▸ Exercise brief: Return every line of the entries that includes the word "Answer".

▸ Stored items from a collection:

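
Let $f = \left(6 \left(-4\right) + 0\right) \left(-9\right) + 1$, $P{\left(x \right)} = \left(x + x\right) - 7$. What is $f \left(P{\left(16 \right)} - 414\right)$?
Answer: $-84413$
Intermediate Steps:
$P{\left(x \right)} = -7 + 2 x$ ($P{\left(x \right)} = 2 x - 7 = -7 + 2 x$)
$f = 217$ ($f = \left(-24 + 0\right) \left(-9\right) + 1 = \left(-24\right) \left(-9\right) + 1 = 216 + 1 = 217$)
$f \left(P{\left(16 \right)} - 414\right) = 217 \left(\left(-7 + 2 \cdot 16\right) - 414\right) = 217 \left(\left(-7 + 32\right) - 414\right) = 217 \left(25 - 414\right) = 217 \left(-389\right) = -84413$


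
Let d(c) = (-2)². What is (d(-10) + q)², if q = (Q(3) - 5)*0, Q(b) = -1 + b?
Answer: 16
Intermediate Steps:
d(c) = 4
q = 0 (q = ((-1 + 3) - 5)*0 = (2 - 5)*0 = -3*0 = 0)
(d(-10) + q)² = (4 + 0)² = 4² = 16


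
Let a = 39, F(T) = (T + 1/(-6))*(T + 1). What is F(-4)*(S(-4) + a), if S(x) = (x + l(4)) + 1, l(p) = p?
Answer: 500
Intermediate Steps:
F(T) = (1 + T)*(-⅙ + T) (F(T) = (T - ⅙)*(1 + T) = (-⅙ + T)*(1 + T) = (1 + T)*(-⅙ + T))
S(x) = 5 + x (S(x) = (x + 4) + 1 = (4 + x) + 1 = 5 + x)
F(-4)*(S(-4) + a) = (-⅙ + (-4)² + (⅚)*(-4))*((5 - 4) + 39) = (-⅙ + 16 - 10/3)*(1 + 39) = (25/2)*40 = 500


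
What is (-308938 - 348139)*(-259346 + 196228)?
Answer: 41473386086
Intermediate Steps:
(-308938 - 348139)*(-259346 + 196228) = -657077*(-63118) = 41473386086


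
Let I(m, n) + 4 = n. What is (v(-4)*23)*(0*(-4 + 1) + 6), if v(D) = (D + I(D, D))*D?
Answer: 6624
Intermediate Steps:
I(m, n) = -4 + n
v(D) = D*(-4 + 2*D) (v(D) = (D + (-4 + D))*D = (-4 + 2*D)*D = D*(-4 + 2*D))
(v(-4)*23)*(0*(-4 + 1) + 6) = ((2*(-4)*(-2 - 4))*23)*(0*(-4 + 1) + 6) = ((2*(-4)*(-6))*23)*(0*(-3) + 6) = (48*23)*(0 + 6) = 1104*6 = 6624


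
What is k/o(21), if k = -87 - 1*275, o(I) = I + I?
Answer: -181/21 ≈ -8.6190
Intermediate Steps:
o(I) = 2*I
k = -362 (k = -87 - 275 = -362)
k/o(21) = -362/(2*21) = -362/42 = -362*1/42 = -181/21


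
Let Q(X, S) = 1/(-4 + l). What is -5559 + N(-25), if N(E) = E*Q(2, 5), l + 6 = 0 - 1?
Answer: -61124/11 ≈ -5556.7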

▸ Exercise output:
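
Answer: $-84413$
Answer: 16
Answer: 500
Answer: 41473386086
Answer: 6624
Answer: -181/21 ≈ -8.6190
Answer: -61124/11 ≈ -5556.7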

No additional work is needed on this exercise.